##### Entries shown
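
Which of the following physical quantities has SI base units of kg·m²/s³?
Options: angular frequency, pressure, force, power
Checking the SI base units of each option:
  angular frequency (ω = 2πf): 1/s  ✗
  pressure (P = F/A): kg/(m·s²)  ✗
  force (F = ma): kg·m/s²  ✗
  power (P = W/t): kg·m²/s³  ✓ matches

Only power has units kg·m²/s³.

Answer: power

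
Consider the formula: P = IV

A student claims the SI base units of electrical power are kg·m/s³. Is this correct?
Units of each symbol in P = IV:
  I (current): A
  V (voltage, in volts): kg·m²/(s³·A)

Multiplying the contributions: [A] · [kg·m²/(s³·A)]
Adding exponents of each base unit: kg: 1, m: 2, s: -3
SI base units of electrical power: kg·m²/s³

The claimed units kg·m/s³ (exponents kg: 1, m: 1, s: -3) do not match the derived units kg·m²/s³ (exponents kg: 1, m: 2, s: -3), so the claim is incorrect.

Answer: No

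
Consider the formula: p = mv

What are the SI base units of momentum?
Units of each symbol in p = mv:
  m (mass): kg
  v (velocity): m/s

Multiplying the contributions: [kg] · [m/s]
Adding exponents of each base unit: kg: 1, m: 1, s: -1
SI base units of momentum: kg·m/s

Answer: kg·m/s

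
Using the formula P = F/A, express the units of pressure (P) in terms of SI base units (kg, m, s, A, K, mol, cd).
Units of each symbol in P = F/A:
  F (force): kg·m/s²
  A (area): m²  → in the denominator, contributes 1/m²

Multiplying the contributions: [kg·m/s²] · [1/m²]
Adding exponents of each base unit: kg: 1, m: -1, s: -2
SI base units of pressure: kg/(m·s²)

Answer: kg/(m·s²)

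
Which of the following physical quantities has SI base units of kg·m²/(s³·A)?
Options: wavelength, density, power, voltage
Checking the SI base units of each option:
  wavelength (λ = v/f): m  ✗
  density (ρ = m/V): kg/m³  ✗
  power (P = W/t): kg·m²/s³  ✗
  voltage (V = IR): kg·m²/(s³·A)  ✓ matches

Only voltage has units kg·m²/(s³·A).

Answer: voltage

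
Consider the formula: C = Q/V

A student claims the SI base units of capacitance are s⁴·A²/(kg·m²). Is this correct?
Units of each symbol in C = Q/V:
  Q (charge, in coulombs): s·A
  V (voltage, in volts): kg·m²/(s³·A)  → in the denominator, contributes s³·A/(kg·m²)

Multiplying the contributions: [s·A] · [s³·A/(kg·m²)]
Adding exponents of each base unit: kg: -1, m: -2, s: 4, A: 2
SI base units of capacitance: s⁴·A²/(kg·m²)

The claimed units s⁴·A²/(kg·m²) match the derived units, so the claim is correct.

Answer: Yes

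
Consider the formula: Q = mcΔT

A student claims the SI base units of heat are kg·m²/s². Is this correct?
Units of each symbol in Q = mcΔT:
  m (mass): kg
  c (specific heat capacity, in J/(kg·K)): m²/(s²·K)
  ΔT (temperature change): K

Multiplying the contributions: [kg] · [m²/(s²·K)] · [K]
Adding exponents of each base unit: kg: 1, m: 2, s: -2
SI base units of heat: kg·m²/s²

The claimed units kg·m²/s² match the derived units, so the claim is correct.

Answer: Yes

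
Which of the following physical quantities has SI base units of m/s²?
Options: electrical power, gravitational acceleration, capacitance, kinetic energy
Checking the SI base units of each option:
  electrical power (P = IV): kg·m²/s³  ✗
  gravitational acceleration (g = GM/r²): m/s²  ✓ matches
  capacitance (C = Q/V): s⁴·A²/(kg·m²)  ✗
  kinetic energy (E = ½mv²): kg·m²/s²  ✗

Only gravitational acceleration has units m/s².

Answer: gravitational acceleration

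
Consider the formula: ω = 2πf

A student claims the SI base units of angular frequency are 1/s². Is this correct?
Units of each symbol in ω = 2πf:
  f (frequency): 1/s
  The factor 2π is dimensionless.

Multiplying the contributions: [1/s]
Adding exponents of each base unit: s: -1
SI base units of angular frequency: 1/s

The claimed units 1/s² (exponents s: -2) do not match the derived units 1/s (exponents s: -1), so the claim is incorrect.

Answer: No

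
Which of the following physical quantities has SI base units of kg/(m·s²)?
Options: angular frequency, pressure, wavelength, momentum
Checking the SI base units of each option:
  angular frequency (ω = 2πf): 1/s  ✗
  pressure (P = F/A): kg/(m·s²)  ✓ matches
  wavelength (λ = v/f): m  ✗
  momentum (p = mv): kg·m/s  ✗

Only pressure has units kg/(m·s²).

Answer: pressure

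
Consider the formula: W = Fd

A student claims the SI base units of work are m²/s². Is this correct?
Units of each symbol in W = Fd:
  F (force): kg·m/s²
  d (displacement): m

Multiplying the contributions: [kg·m/s²] · [m]
Adding exponents of each base unit: kg: 1, m: 2, s: -2
SI base units of work: kg·m²/s²

The claimed units m²/s² (exponents m: 2, s: -2) do not match the derived units kg·m²/s² (exponents kg: 1, m: 2, s: -2), so the claim is incorrect.

Answer: No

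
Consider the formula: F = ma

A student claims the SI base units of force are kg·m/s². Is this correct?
Units of each symbol in F = ma:
  m (mass): kg
  a (acceleration): m/s²

Multiplying the contributions: [kg] · [m/s²]
Adding exponents of each base unit: kg: 1, m: 1, s: -2
SI base units of force: kg·m/s²

The claimed units kg·m/s² match the derived units, so the claim is correct.

Answer: Yes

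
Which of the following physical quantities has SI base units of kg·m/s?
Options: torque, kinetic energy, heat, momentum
Checking the SI base units of each option:
  torque (τ = Fr): kg·m²/s²  ✗
  kinetic energy (E = ½mv²): kg·m²/s²  ✗
  heat (Q = mcΔT): kg·m²/s²  ✗
  momentum (p = mv): kg·m/s  ✓ matches

Only momentum has units kg·m/s.

Answer: momentum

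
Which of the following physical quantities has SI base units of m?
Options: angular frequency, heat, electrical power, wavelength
Checking the SI base units of each option:
  angular frequency (ω = 2πf): 1/s  ✗
  heat (Q = mcΔT): kg·m²/s²  ✗
  electrical power (P = IV): kg·m²/s³  ✗
  wavelength (λ = v/f): m  ✓ matches

Only wavelength has units m.

Answer: wavelength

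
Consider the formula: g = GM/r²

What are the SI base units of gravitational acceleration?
Units of each symbol in g = GM/r²:
  G (gravitational constant): m³/(kg·s²)
  M (mass): kg
  r (distance): m  → to the power 2 in the denominator, contributes 1/m²

Multiplying the contributions: [m³/(kg·s²)] · [kg] · [1/m²]
Adding exponents of each base unit: m: 1, s: -2
SI base units of gravitational acceleration: m/s²

Answer: m/s²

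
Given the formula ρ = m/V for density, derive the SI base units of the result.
Units of each symbol in ρ = m/V:
  m (mass): kg
  V (volume): m³  → in the denominator, contributes 1/m³

Multiplying the contributions: [kg] · [1/m³]
Adding exponents of each base unit: kg: 1, m: -3
SI base units of density: kg/m³

Answer: kg/m³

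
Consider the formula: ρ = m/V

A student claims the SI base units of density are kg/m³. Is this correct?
Units of each symbol in ρ = m/V:
  m (mass): kg
  V (volume): m³  → in the denominator, contributes 1/m³

Multiplying the contributions: [kg] · [1/m³]
Adding exponents of each base unit: kg: 1, m: -3
SI base units of density: kg/m³

The claimed units kg/m³ match the derived units, so the claim is correct.

Answer: Yes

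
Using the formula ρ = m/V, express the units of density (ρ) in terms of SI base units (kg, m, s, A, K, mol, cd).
Units of each symbol in ρ = m/V:
  m (mass): kg
  V (volume): m³  → in the denominator, contributes 1/m³

Multiplying the contributions: [kg] · [1/m³]
Adding exponents of each base unit: kg: 1, m: -3
SI base units of density: kg/m³

Answer: kg/m³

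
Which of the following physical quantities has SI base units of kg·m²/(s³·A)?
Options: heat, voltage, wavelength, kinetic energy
Checking the SI base units of each option:
  heat (Q = mcΔT): kg·m²/s²  ✗
  voltage (V = IR): kg·m²/(s³·A)  ✓ matches
  wavelength (λ = v/f): m  ✗
  kinetic energy (E = ½mv²): kg·m²/s²  ✗

Only voltage has units kg·m²/(s³·A).

Answer: voltage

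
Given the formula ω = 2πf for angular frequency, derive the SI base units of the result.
Units of each symbol in ω = 2πf:
  f (frequency): 1/s
  The factor 2π is dimensionless.

Multiplying the contributions: [1/s]
Adding exponents of each base unit: s: -1
SI base units of angular frequency: 1/s

Answer: 1/s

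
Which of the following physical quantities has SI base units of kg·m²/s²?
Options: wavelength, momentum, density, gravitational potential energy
Checking the SI base units of each option:
  wavelength (λ = v/f): m  ✗
  momentum (p = mv): kg·m/s  ✗
  density (ρ = m/V): kg/m³  ✗
  gravitational potential energy (U = -GMm/r): kg·m²/s²  ✓ matches

Only gravitational potential energy has units kg·m²/s².

Answer: gravitational potential energy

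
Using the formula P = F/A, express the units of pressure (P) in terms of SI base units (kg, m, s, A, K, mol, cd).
Units of each symbol in P = F/A:
  F (force): kg·m/s²
  A (area): m²  → in the denominator, contributes 1/m²

Multiplying the contributions: [kg·m/s²] · [1/m²]
Adding exponents of each base unit: kg: 1, m: -1, s: -2
SI base units of pressure: kg/(m·s²)

Answer: kg/(m·s²)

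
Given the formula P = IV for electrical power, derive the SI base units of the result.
Units of each symbol in P = IV:
  I (current): A
  V (voltage, in volts): kg·m²/(s³·A)

Multiplying the contributions: [A] · [kg·m²/(s³·A)]
Adding exponents of each base unit: kg: 1, m: 2, s: -3
SI base units of electrical power: kg·m²/s³

Answer: kg·m²/s³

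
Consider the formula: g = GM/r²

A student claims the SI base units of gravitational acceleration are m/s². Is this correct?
Units of each symbol in g = GM/r²:
  G (gravitational constant): m³/(kg·s²)
  M (mass): kg
  r (distance): m  → to the power 2 in the denominator, contributes 1/m²

Multiplying the contributions: [m³/(kg·s²)] · [kg] · [1/m²]
Adding exponents of each base unit: m: 1, s: -2
SI base units of gravitational acceleration: m/s²

The claimed units m/s² match the derived units, so the claim is correct.

Answer: Yes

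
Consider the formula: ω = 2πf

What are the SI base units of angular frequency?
Units of each symbol in ω = 2πf:
  f (frequency): 1/s
  The factor 2π is dimensionless.

Multiplying the contributions: [1/s]
Adding exponents of each base unit: s: -1
SI base units of angular frequency: 1/s

Answer: 1/s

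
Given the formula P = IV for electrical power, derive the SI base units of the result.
Units of each symbol in P = IV:
  I (current): A
  V (voltage, in volts): kg·m²/(s³·A)

Multiplying the contributions: [A] · [kg·m²/(s³·A)]
Adding exponents of each base unit: kg: 1, m: 2, s: -3
SI base units of electrical power: kg·m²/s³

Answer: kg·m²/s³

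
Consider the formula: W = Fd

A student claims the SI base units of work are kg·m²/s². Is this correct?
Units of each symbol in W = Fd:
  F (force): kg·m/s²
  d (displacement): m

Multiplying the contributions: [kg·m/s²] · [m]
Adding exponents of each base unit: kg: 1, m: 2, s: -2
SI base units of work: kg·m²/s²

The claimed units kg·m²/s² match the derived units, so the claim is correct.

Answer: Yes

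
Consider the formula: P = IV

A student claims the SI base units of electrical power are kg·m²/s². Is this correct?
Units of each symbol in P = IV:
  I (current): A
  V (voltage, in volts): kg·m²/(s³·A)

Multiplying the contributions: [A] · [kg·m²/(s³·A)]
Adding exponents of each base unit: kg: 1, m: 2, s: -3
SI base units of electrical power: kg·m²/s³

The claimed units kg·m²/s² (exponents kg: 1, m: 2, s: -2) do not match the derived units kg·m²/s³ (exponents kg: 1, m: 2, s: -3), so the claim is incorrect.

Answer: No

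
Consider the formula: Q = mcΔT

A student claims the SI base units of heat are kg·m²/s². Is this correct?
Units of each symbol in Q = mcΔT:
  m (mass): kg
  c (specific heat capacity, in J/(kg·K)): m²/(s²·K)
  ΔT (temperature change): K

Multiplying the contributions: [kg] · [m²/(s²·K)] · [K]
Adding exponents of each base unit: kg: 1, m: 2, s: -2
SI base units of heat: kg·m²/s²

The claimed units kg·m²/s² match the derived units, so the claim is correct.

Answer: Yes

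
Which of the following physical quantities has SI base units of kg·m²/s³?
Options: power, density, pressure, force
Checking the SI base units of each option:
  power (P = W/t): kg·m²/s³  ✓ matches
  density (ρ = m/V): kg/m³  ✗
  pressure (P = F/A): kg/(m·s²)  ✗
  force (F = ma): kg·m/s²  ✗

Only power has units kg·m²/s³.

Answer: power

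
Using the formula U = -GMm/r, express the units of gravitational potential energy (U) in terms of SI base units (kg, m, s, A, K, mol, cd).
Units of each symbol in U = -GMm/r:
  G (gravitational constant): m³/(kg·s²)
  M (mass): kg
  m (mass): kg
  r (distance): m  → in the denominator, contributes 1/m
  The minus sign does not affect the units.

Multiplying the contributions: [m³/(kg·s²)] · [kg] · [kg] · [1/m]
Adding exponents of each base unit: kg: 1, m: 2, s: -2
SI base units of gravitational potential energy: kg·m²/s²

Answer: kg·m²/s²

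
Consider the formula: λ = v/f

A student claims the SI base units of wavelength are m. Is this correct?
Units of each symbol in λ = v/f:
  v (wave speed): m/s
  f (frequency): 1/s  → in the denominator, contributes s

Multiplying the contributions: [m/s] · [s]
Adding exponents of each base unit: m: 1
SI base units of wavelength: m

The claimed units m match the derived units, so the claim is correct.

Answer: Yes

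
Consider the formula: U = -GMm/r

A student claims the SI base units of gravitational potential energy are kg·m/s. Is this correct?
Units of each symbol in U = -GMm/r:
  G (gravitational constant): m³/(kg·s²)
  M (mass): kg
  m (mass): kg
  r (distance): m  → in the denominator, contributes 1/m
  The minus sign does not affect the units.

Multiplying the contributions: [m³/(kg·s²)] · [kg] · [kg] · [1/m]
Adding exponents of each base unit: kg: 1, m: 2, s: -2
SI base units of gravitational potential energy: kg·m²/s²

The claimed units kg·m/s (exponents kg: 1, m: 1, s: -1) do not match the derived units kg·m²/s² (exponents kg: 1, m: 2, s: -2), so the claim is incorrect.

Answer: No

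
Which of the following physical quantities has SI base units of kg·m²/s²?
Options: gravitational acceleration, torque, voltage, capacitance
Checking the SI base units of each option:
  gravitational acceleration (g = GM/r²): m/s²  ✗
  torque (τ = Fr): kg·m²/s²  ✓ matches
  voltage (V = IR): kg·m²/(s³·A)  ✗
  capacitance (C = Q/V): s⁴·A²/(kg·m²)  ✗

Only torque has units kg·m²/s².

Answer: torque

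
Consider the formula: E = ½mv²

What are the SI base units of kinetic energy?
Units of each symbol in E = ½mv²:
  m (mass): kg
  v (speed): m/s  → to the power 2, contributes m²/s²
  The factor ½ is dimensionless.

Multiplying the contributions: [kg] · [m²/s²]
Adding exponents of each base unit: kg: 1, m: 2, s: -2
SI base units of kinetic energy: kg·m²/s²

Answer: kg·m²/s²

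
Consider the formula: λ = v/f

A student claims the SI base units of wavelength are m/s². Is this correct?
Units of each symbol in λ = v/f:
  v (wave speed): m/s
  f (frequency): 1/s  → in the denominator, contributes s

Multiplying the contributions: [m/s] · [s]
Adding exponents of each base unit: m: 1
SI base units of wavelength: m

The claimed units m/s² (exponents m: 1, s: -2) do not match the derived units m (exponents m: 1), so the claim is incorrect.

Answer: No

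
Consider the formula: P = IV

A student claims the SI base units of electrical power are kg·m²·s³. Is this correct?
Units of each symbol in P = IV:
  I (current): A
  V (voltage, in volts): kg·m²/(s³·A)

Multiplying the contributions: [A] · [kg·m²/(s³·A)]
Adding exponents of each base unit: kg: 1, m: 2, s: -3
SI base units of electrical power: kg·m²/s³

The claimed units kg·m²·s³ (exponents kg: 1, m: 2, s: 3) do not match the derived units kg·m²/s³ (exponents kg: 1, m: 2, s: -3), so the claim is incorrect.

Answer: No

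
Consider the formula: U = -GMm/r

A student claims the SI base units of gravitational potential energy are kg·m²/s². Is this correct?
Units of each symbol in U = -GMm/r:
  G (gravitational constant): m³/(kg·s²)
  M (mass): kg
  m (mass): kg
  r (distance): m  → in the denominator, contributes 1/m
  The minus sign does not affect the units.

Multiplying the contributions: [m³/(kg·s²)] · [kg] · [kg] · [1/m]
Adding exponents of each base unit: kg: 1, m: 2, s: -2
SI base units of gravitational potential energy: kg·m²/s²

The claimed units kg·m²/s² match the derived units, so the claim is correct.

Answer: Yes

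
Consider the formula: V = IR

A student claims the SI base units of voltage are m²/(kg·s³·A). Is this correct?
Units of each symbol in V = IR:
  I (current): A
  R (resistance, in ohms): kg·m²/(s³·A²)

Multiplying the contributions: [A] · [kg·m²/(s³·A²)]
Adding exponents of each base unit: kg: 1, m: 2, s: -3, A: -1
SI base units of voltage: kg·m²/(s³·A)

The claimed units m²/(kg·s³·A) (exponents kg: -1, m: 2, s: -3, A: -1) do not match the derived units kg·m²/(s³·A) (exponents kg: 1, m: 2, s: -3, A: -1), so the claim is incorrect.

Answer: No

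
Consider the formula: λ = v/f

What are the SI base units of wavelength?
Units of each symbol in λ = v/f:
  v (wave speed): m/s
  f (frequency): 1/s  → in the denominator, contributes s

Multiplying the contributions: [m/s] · [s]
Adding exponents of each base unit: m: 1
SI base units of wavelength: m

Answer: m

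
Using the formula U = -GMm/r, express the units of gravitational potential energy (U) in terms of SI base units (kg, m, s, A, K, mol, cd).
Units of each symbol in U = -GMm/r:
  G (gravitational constant): m³/(kg·s²)
  M (mass): kg
  m (mass): kg
  r (distance): m  → in the denominator, contributes 1/m
  The minus sign does not affect the units.

Multiplying the contributions: [m³/(kg·s²)] · [kg] · [kg] · [1/m]
Adding exponents of each base unit: kg: 1, m: 2, s: -2
SI base units of gravitational potential energy: kg·m²/s²

Answer: kg·m²/s²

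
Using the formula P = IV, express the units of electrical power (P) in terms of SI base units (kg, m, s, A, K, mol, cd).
Units of each symbol in P = IV:
  I (current): A
  V (voltage, in volts): kg·m²/(s³·A)

Multiplying the contributions: [A] · [kg·m²/(s³·A)]
Adding exponents of each base unit: kg: 1, m: 2, s: -3
SI base units of electrical power: kg·m²/s³

Answer: kg·m²/s³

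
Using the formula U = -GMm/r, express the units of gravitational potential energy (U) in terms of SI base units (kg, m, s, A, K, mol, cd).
Units of each symbol in U = -GMm/r:
  G (gravitational constant): m³/(kg·s²)
  M (mass): kg
  m (mass): kg
  r (distance): m  → in the denominator, contributes 1/m
  The minus sign does not affect the units.

Multiplying the contributions: [m³/(kg·s²)] · [kg] · [kg] · [1/m]
Adding exponents of each base unit: kg: 1, m: 2, s: -2
SI base units of gravitational potential energy: kg·m²/s²

Answer: kg·m²/s²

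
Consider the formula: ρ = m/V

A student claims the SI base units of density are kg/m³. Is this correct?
Units of each symbol in ρ = m/V:
  m (mass): kg
  V (volume): m³  → in the denominator, contributes 1/m³

Multiplying the contributions: [kg] · [1/m³]
Adding exponents of each base unit: kg: 1, m: -3
SI base units of density: kg/m³

The claimed units kg/m³ match the derived units, so the claim is correct.

Answer: Yes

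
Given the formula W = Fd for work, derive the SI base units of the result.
Units of each symbol in W = Fd:
  F (force): kg·m/s²
  d (displacement): m

Multiplying the contributions: [kg·m/s²] · [m]
Adding exponents of each base unit: kg: 1, m: 2, s: -2
SI base units of work: kg·m²/s²

Answer: kg·m²/s²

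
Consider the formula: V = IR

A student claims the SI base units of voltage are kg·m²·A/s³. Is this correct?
Units of each symbol in V = IR:
  I (current): A
  R (resistance, in ohms): kg·m²/(s³·A²)

Multiplying the contributions: [A] · [kg·m²/(s³·A²)]
Adding exponents of each base unit: kg: 1, m: 2, s: -3, A: -1
SI base units of voltage: kg·m²/(s³·A)

The claimed units kg·m²·A/s³ (exponents kg: 1, m: 2, s: -3, A: 1) do not match the derived units kg·m²/(s³·A) (exponents kg: 1, m: 2, s: -3, A: -1), so the claim is incorrect.

Answer: No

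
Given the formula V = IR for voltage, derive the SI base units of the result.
Units of each symbol in V = IR:
  I (current): A
  R (resistance, in ohms): kg·m²/(s³·A²)

Multiplying the contributions: [A] · [kg·m²/(s³·A²)]
Adding exponents of each base unit: kg: 1, m: 2, s: -3, A: -1
SI base units of voltage: kg·m²/(s³·A)

Answer: kg·m²/(s³·A)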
##########
* **Activity**
Your answer must consist solely of the lines from the top of the entries above through the line containing "Consider the formula: p = mv", copied exactly, both ends included.

* **Output of the exercise**
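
Which of the following physical quantities has SI base units of kg·m²/s³?
Options: angular frequency, pressure, force, power
Checking the SI base units of each option:
  angular frequency (ω = 2πf): 1/s  ✗
  pressure (P = F/A): kg/(m·s²)  ✗
  force (F = ma): kg·m/s²  ✗
  power (P = W/t): kg·m²/s³  ✓ matches

Only power has units kg·m²/s³.

Answer: power

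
Consider the formula: P = IV

A student claims the SI base units of electrical power are kg·m/s³. Is this correct?
Units of each symbol in P = IV:
  I (current): A
  V (voltage, in volts): kg·m²/(s³·A)

Multiplying the contributions: [A] · [kg·m²/(s³·A)]
Adding exponents of each base unit: kg: 1, m: 2, s: -3
SI base units of electrical power: kg·m²/s³

The claimed units kg·m/s³ (exponents kg: 1, m: 1, s: -3) do not match the derived units kg·m²/s³ (exponents kg: 1, m: 2, s: -3), so the claim is incorrect.

Answer: No

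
Consider the formula: p = mv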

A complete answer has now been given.